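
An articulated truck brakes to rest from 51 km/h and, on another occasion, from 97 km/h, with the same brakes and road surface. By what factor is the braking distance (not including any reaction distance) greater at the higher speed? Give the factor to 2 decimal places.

Braking distance d = v²/(2a), so with a fixed, d ∝ v².
Factor = (97/51)² = 1.9020² = 3.6176.

Factor ≈ 3.62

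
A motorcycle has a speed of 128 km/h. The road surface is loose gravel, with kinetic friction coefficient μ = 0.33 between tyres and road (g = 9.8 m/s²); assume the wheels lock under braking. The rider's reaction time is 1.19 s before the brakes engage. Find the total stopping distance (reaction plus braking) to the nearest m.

128 km/h ÷ 3.6 = 35.5556 m/s.
a = μg = 0.33 × 9.8 = 3.234 m/s².
Reaction distance = v·t_r = 35.5556 × 1.19 = 42.311 m.
Braking distance = v²/(2a) = 35.5556² / (2 × 3.234) = 1264.201 / 6.468 = 195.455 m.
Total = 42.311 + 195.455 = 237.766 m.

Total stopping distance ≈ 238 m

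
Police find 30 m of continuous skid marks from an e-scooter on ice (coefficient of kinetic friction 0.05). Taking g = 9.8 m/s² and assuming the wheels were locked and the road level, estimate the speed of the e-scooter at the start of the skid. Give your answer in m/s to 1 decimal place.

Deceleration a = μg = 0.05 × 9.8 = 0.490 m/s².
v = √(2a·d) = √(2 × 0.490 × 30) = √29.400 = 5.4222 m/s.

Initial speed ≈ 5.4 m/s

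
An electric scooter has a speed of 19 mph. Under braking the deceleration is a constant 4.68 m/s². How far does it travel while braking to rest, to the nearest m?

19 mph × 0.44704 = 8.4938 m/s.
Braking distance = v²/(2a) = 8.4938² / (2 × 4.680) = 72.145 / 9.360 = 7.708 m.

Braking distance ≈ 8 m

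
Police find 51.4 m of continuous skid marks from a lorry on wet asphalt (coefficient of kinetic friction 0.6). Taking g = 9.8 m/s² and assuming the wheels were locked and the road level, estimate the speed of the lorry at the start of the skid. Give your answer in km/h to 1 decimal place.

Initial speed ≈ 88.5 km/h

Deceleration a = μg = 0.6 × 9.8 = 5.880 m/s².
v = √(2a·d) = √(2 × 5.880 × 51.4) = √604.464 = 24.5858 m/s.
= 24.5858 × 3.6 = 88.509 km/h.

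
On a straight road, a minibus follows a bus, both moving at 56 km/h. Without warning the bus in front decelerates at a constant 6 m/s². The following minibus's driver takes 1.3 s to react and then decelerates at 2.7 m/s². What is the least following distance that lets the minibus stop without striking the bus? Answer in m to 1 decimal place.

56 km/h ÷ 3.6 = 15.5556 m/s.
Leader travels v²/(2a_L) = 241.977 / 12.000 = 20.165 m before stopping.
Follower covers v·t_r = 15.5556 × 1.3 = 20.222 m while reacting, then v²/(2a_F) = 241.977 / 5.400 = 44.811 m while braking, for a total of 20.222 + 44.811 = 65.033 m.
Since a_F ≤ a_L and the follower starts braking later, the follower is never slower than the leader, so the closest approach is when both have stopped.
Minimum gap = 65.033 − 20.165 = 44.868 m.

Minimum gap ≈ 44.9 m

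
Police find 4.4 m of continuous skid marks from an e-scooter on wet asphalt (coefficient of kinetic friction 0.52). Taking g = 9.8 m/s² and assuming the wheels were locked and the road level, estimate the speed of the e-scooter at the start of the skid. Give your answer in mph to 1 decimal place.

Initial speed ≈ 15.0 mph

Deceleration a = μg = 0.52 × 9.8 = 5.096 m/s².
v = √(2a·d) = √(2 × 5.096 × 4.4) = √44.845 = 6.6966 m/s.
= 6.6966 ÷ 0.44704 = 14.980 mph.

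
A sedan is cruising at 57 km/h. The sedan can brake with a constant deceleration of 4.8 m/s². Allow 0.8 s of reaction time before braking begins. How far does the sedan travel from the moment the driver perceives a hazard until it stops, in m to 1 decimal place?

Total stopping distance ≈ 38.8 m

57 km/h ÷ 3.6 = 15.8333 m/s.
Reaction distance = v·t_r = 15.8333 × 0.8 = 12.667 m.
Braking distance = v²/(2a) = 15.8333² / (2 × 4.800) = 250.693 / 9.600 = 26.114 m.
Total = 12.667 + 26.114 = 38.781 m.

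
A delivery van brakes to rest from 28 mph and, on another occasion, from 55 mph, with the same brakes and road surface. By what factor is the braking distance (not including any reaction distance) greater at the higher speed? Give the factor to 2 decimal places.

Braking distance d = v²/(2a), so with a fixed, d ∝ v².
Factor = (55/28)² = 1.9643² = 3.8585.

Factor ≈ 3.86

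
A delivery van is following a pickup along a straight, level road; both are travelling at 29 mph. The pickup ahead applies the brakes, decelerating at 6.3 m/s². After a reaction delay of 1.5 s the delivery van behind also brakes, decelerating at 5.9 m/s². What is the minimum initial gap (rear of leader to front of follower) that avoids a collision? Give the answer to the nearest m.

Minimum gap ≈ 20 m

29 mph × 0.44704 = 12.9642 m/s.
Leader travels v²/(2a_L) = 168.070 / 12.600 = 13.339 m before stopping.
Follower covers v·t_r = 12.9642 × 1.5 = 19.446 m while reacting, then v²/(2a_F) = 168.070 / 11.800 = 14.243 m while braking, for a total of 19.446 + 14.243 = 33.689 m.
Since a_F ≤ a_L and the follower starts braking later, the follower is never slower than the leader, so the closest approach is when both have stopped.
Minimum gap = 33.689 − 13.339 = 20.350 m.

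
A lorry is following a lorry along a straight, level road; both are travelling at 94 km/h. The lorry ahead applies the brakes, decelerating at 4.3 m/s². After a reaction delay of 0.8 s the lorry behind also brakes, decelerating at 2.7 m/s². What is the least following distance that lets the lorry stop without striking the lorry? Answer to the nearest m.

94 km/h ÷ 3.6 = 26.1111 m/s.
Leader travels v²/(2a_L) = 681.790 / 8.600 = 79.278 m before stopping.
Follower covers v·t_r = 26.1111 × 0.8 = 20.889 m while reacting, then v²/(2a_F) = 681.790 / 5.400 = 126.257 m while braking, for a total of 20.889 + 126.257 = 147.146 m.
Since a_F ≤ a_L and the follower starts braking later, the follower is never slower than the leader, so the closest approach is when both have stopped.
Minimum gap = 147.146 − 79.278 = 67.868 m.

Minimum gap ≈ 68 m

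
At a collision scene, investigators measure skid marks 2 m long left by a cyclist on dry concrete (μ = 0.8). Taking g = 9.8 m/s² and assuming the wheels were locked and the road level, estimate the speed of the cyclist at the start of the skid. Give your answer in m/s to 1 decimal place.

Deceleration a = μg = 0.8 × 9.8 = 7.840 m/s².
v = √(2a·d) = √(2 × 7.840 × 2) = √31.360 = 5.6000 m/s.

Initial speed ≈ 5.6 m/s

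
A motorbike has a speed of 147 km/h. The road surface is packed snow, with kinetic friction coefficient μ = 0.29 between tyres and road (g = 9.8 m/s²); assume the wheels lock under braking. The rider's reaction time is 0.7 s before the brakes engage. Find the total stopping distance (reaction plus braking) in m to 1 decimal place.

147 km/h ÷ 3.6 = 40.8333 m/s.
a = μg = 0.29 × 9.8 = 2.842 m/s².
Reaction distance = v·t_r = 40.8333 × 0.7 = 28.583 m.
Braking distance = v²/(2a) = 40.8333² / (2 × 2.842) = 1667.358 / 5.684 = 293.342 m.
Total = 28.583 + 293.342 = 321.925 m.

Total stopping distance ≈ 321.9 m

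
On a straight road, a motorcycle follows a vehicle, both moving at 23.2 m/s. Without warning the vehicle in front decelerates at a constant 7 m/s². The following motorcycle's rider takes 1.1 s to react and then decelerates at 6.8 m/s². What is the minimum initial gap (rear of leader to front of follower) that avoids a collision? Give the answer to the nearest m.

Leader travels v²/(2a_L) = 538.240 / 14.000 = 38.446 m before stopping.
Follower covers v·t_r = 23.2000 × 1.1 = 25.520 m while reacting, then v²/(2a_F) = 538.240 / 13.600 = 39.576 m while braking, for a total of 25.520 + 39.576 = 65.096 m.
Since a_F ≤ a_L and the follower starts braking later, the follower is never slower than the leader, so the closest approach is when both have stopped.
Minimum gap = 65.096 − 38.446 = 26.650 m.

Minimum gap ≈ 27 m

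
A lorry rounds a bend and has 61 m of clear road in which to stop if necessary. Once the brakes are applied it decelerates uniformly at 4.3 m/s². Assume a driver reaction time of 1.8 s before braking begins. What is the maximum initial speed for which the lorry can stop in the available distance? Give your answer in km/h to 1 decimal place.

Stopping distance: v·t_r + v²/(2a) = 61 with t_r = 1.8 s and a = 4.300 m/s².
So v² + 15.480 v − 524.60 = 0.
Positive root: v = −a·t_r + √((a·t_r)² + 2a·d) = −7.740 + √(59.908 + 524.60) = 16.4366 m/s.
16.4366 m/s × 3.6 = 59.172 km/h.

Maximum speed ≈ 59.2 km/h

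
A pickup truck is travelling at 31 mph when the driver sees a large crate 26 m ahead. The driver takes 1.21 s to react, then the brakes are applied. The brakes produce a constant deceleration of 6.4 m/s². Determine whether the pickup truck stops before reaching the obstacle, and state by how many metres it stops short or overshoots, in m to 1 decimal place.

No — it overshoots by 5.8 m

31 mph × 0.44704 = 13.8582 m/s.
Reaction distance = 13.8582 × 1.21 = 16.768 m.
Braking distance = v²/(2a) = 192.050 / 12.800 = 15.004 m.
Total stopping distance = 16.768 + 15.004 = 31.772 m, vs 26 m available — it cannot stop in time and overshoots by 31.772 − 26 = 5.772 m.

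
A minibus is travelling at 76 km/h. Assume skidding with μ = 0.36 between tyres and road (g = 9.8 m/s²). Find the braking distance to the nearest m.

Braking distance ≈ 63 m

76 km/h ÷ 3.6 = 21.1111 m/s.
a = μg = 0.36 × 9.8 = 3.528 m/s².
Braking distance = v²/(2a) = 21.1111² / (2 × 3.528) = 445.679 / 7.056 = 63.163 m.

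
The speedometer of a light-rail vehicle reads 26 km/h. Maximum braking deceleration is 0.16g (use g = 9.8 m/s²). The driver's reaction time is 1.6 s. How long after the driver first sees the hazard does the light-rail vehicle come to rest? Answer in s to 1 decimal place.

26 km/h ÷ 3.6 = 7.2222 m/s.
a = 0.16 × 9.8 = 1.568 m/s².
Braking time = v/a = 7.2222 / 1.568 = 4.606 s.
Total = 1.6 + 4.606 = 6.206 s.

Total time ≈ 6.2 s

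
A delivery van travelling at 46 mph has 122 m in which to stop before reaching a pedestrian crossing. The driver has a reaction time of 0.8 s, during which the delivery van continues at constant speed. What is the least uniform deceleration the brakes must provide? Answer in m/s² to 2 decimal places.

46 mph × 0.44704 = 20.5638 m/s.
Distance covered during reaction = 20.5638 × 0.8 = 16.451 m.
Distance available for braking: 122 − 16.451 = 105.549 m.
v² = 2a·d ⇒ a = v²/(2d) = 20.5638² / (2 × 105.549) = 422.870 / 211.098 = 2.0032 m/s².

Required deceleration ≈ 2.00 m/s²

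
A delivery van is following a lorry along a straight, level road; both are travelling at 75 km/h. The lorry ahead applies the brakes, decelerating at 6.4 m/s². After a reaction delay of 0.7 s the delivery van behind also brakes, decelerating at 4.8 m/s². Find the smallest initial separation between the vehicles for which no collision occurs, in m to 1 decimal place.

75 km/h ÷ 3.6 = 20.8333 m/s.
Leader travels v²/(2a_L) = 434.026 / 12.800 = 33.908 m before stopping.
Follower covers v·t_r = 20.8333 × 0.7 = 14.583 m while reacting, then v²/(2a_F) = 434.026 / 9.600 = 45.211 m while braking, for a total of 14.583 + 45.211 = 59.794 m.
Since a_F ≤ a_L and the follower starts braking later, the follower is never slower than the leader, so the closest approach is when both have stopped.
Minimum gap = 59.794 − 33.908 = 25.886 m.

Minimum gap ≈ 25.9 m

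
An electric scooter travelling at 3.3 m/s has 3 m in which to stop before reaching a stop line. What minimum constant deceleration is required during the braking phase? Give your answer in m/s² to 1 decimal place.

v² = 2a·d ⇒ a = v²/(2d) = 3.3000² / (2 × 3.000) = 10.890 / 6.000 = 1.8150 m/s².

Required deceleration ≈ 1.8 m/s²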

·····

◆ What the exercise asks:
Make an exact copy of every line from the one with "An electric scooter travelling" to the end of the data, with the first and last of those lines included.

◆ Exercise output:
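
An electric scooter travelling at 3.3 m/s has 3 m in which to stop before reaching a stop line. What minimum constant deceleration is required during the braking phase? Give your answer in m/s² to 1 decimal place.

v² = 2a·d ⇒ a = v²/(2d) = 3.3000² / (2 × 3.000) = 10.890 / 6.000 = 1.8150 m/s².

Required deceleration ≈ 1.8 m/s²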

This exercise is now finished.